- TASK STATEMENT
The data that follows should be copied out exactly.

- SOURCE RECORDS
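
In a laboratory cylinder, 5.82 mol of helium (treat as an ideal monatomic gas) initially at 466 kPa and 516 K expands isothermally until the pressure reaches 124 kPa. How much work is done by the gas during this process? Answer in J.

V₁ = nRT₁/P₁ = 5.82×8.314×516/466 = 53.6 L.
Isothermal: T stays 516 K; PV = const ⇒ V₂ = 201 L, P₂ = 124 kPa.
W = nRT ln(V₂/V₁) = 5.82×8.314×516×ln(3.76) = 33100 J.

33100 J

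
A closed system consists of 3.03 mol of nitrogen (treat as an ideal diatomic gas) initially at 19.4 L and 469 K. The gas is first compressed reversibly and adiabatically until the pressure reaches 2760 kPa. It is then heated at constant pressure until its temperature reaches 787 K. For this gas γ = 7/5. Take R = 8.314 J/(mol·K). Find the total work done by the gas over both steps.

-14300 J

P₁ = nRT₁/V₁ = 3.03×8.314×469/19.4 = 609 kPa.
Step 1 — Adiabatic: T₂/T₁ = (P₂/P₁)^((γ−1)/γ) ⇒ T₂ = 469×(4.53)^0.286 = 722 K; V₂ = 6.59 L.
ΔU = nCvΔT = 3.03×20.8×(722−469) = 15900 J.
Q = 0 for an adiabatic process, so W = −ΔU = -15900 J.
State after step 1: P = 2760 kPa, V = 6.59 L, T = 722 K.
Step 2 — Isobaric: P stays 2760 kPa; V/T = const ⇒ T₂ = 787 K, V₂ = 7.18 L.
W = PΔV = 2760×(7.18−6.59) kPa·L = 1630 J.
ΔU = nCvΔT = 3.03×20.8×(787−722) = 4080 J.
Q = ΔU + W = nCpΔT = 5710 J.
Net over both steps: W = -14300 J, Q = 5710 J, ΔU = 20000 J.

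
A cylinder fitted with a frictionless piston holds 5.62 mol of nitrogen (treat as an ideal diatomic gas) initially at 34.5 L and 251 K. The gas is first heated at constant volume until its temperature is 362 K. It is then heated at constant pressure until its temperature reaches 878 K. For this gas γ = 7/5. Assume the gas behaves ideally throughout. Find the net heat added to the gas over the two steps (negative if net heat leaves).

P₁ = nRT₁/V₁ = 5.62×8.314×251/34.5 = 340 kPa.
Step 1 — Isochoric: V stays 34.5 L; P/T = const ⇒ T₂ = 362 K, P₂ = 490 kPa.
W = 0 (no volume change).
ΔU = nCvΔT = 5.62×20.8×(362−251) = 13000 J.
Q = ΔU = 13000 J.
State after step 1: P = 490 kPa, V = 34.5 L, T = 362 K.
Step 2 — Isobaric: P stays 490 kPa; V/T = const ⇒ T₂ = 878 K, V₂ = 83.7 L.
W = PΔV = 490×(83.7−34.5) kPa·L = 24100 J.
ΔU = nCvΔT = 5.62×20.8×(878−362) = 60300 J.
Q = ΔU + W = nCpΔT = 84400 J.
Net over both steps: W = 24100 J, Q = 97400 J, ΔU = 73200 J.

97400 J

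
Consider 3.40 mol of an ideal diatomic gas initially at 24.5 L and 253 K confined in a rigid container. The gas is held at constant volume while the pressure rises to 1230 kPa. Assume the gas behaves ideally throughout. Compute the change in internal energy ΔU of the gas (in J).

P₁ = nRT₁/V₁ = 3.40×8.314×253/24.5 = 292 kPa.
Isochoric: V stays 24.5 L; P/T = const ⇒ T₂ = 1070 K, P₂ = 1230 kPa.
For an ideal gas ΔU = nCvΔT with Cv = (5/2)R = 20.8 J/(mol·K).
ΔU = 3.40×20.8×(1070−253) = 57500 J.

57500 J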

- TASK ANSWER
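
In a laboratory cylinder, 5.82 mol of helium (treat as an ideal monatomic gas) initially at 466 kPa and 516 K expands isothermally until the pressure reaches 124 kPa. How much work is done by the gas during this process? Answer in J.

V₁ = nRT₁/P₁ = 5.82×8.314×516/466 = 53.6 L.
Isothermal: T stays 516 K; PV = const ⇒ V₂ = 201 L, P₂ = 124 kPa.
W = nRT ln(V₂/V₁) = 5.82×8.314×516×ln(3.76) = 33100 J.

33100 J

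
A closed system consists of 3.03 mol of nitrogen (treat as an ideal diatomic gas) initially at 19.4 L and 469 K. The gas is first compressed reversibly and adiabatically until the pressure reaches 2760 kPa. It is then heated at constant pressure until its temperature reaches 787 K. For this gas γ = 7/5. Take R = 8.314 J/(mol·K). Find the total work done by the gas over both steps.

-14300 J

P₁ = nRT₁/V₁ = 3.03×8.314×469/19.4 = 609 kPa.
Step 1 — Adiabatic: T₂/T₁ = (P₂/P₁)^((γ−1)/γ) ⇒ T₂ = 469×(4.53)^0.286 = 722 K; V₂ = 6.59 L.
ΔU = nCvΔT = 3.03×20.8×(722−469) = 15900 J.
Q = 0 for an adiabatic process, so W = −ΔU = -15900 J.
State after step 1: P = 2760 kPa, V = 6.59 L, T = 722 K.
Step 2 — Isobaric: P stays 2760 kPa; V/T = const ⇒ T₂ = 787 K, V₂ = 7.18 L.
W = PΔV = 2760×(7.18−6.59) kPa·L = 1630 J.
ΔU = nCvΔT = 3.03×20.8×(787−722) = 4080 J.
Q = ΔU + W = nCpΔT = 5710 J.
Net over both steps: W = -14300 J, Q = 5710 J, ΔU = 20000 J.

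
A cylinder fitted with a frictionless piston holds 5.62 mol of nitrogen (treat as an ideal diatomic gas) initially at 34.5 L and 251 K. The gas is first heated at constant volume until its temperature is 362 K. It is then heated at constant pressure until its temperature reaches 878 K. For this gas γ = 7/5. Assume the gas behaves ideally throughout. Find the net heat added to the gas over the two steps (negative if net heat leaves).

P₁ = nRT₁/V₁ = 5.62×8.314×251/34.5 = 340 kPa.
Step 1 — Isochoric: V stays 34.5 L; P/T = const ⇒ T₂ = 362 K, P₂ = 490 kPa.
W = 0 (no volume change).
ΔU = nCvΔT = 5.62×20.8×(362−251) = 13000 J.
Q = ΔU = 13000 J.
State after step 1: P = 490 kPa, V = 34.5 L, T = 362 K.
Step 2 — Isobaric: P stays 490 kPa; V/T = const ⇒ T₂ = 878 K, V₂ = 83.7 L.
W = PΔV = 490×(83.7−34.5) kPa·L = 24100 J.
ΔU = nCvΔT = 5.62×20.8×(878−362) = 60300 J.
Q = ΔU + W = nCpΔT = 84400 J.
Net over both steps: W = 24100 J, Q = 97400 J, ΔU = 73200 J.

97400 J

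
Consider 3.40 mol of an ideal diatomic gas initially at 24.5 L and 253 K confined in a rigid container. The gas is held at constant volume while the pressure rises to 1230 kPa. Assume the gas behaves ideally throughout. Compute the change in internal energy ΔU of the gas (in J).

P₁ = nRT₁/V₁ = 3.40×8.314×253/24.5 = 292 kPa.
Isochoric: V stays 24.5 L; P/T = const ⇒ T₂ = 1070 K, P₂ = 1230 kPa.
For an ideal gas ΔU = nCvΔT with Cv = (5/2)R = 20.8 J/(mol·K).
ΔU = 3.40×20.8×(1070−253) = 57500 J.

57500 J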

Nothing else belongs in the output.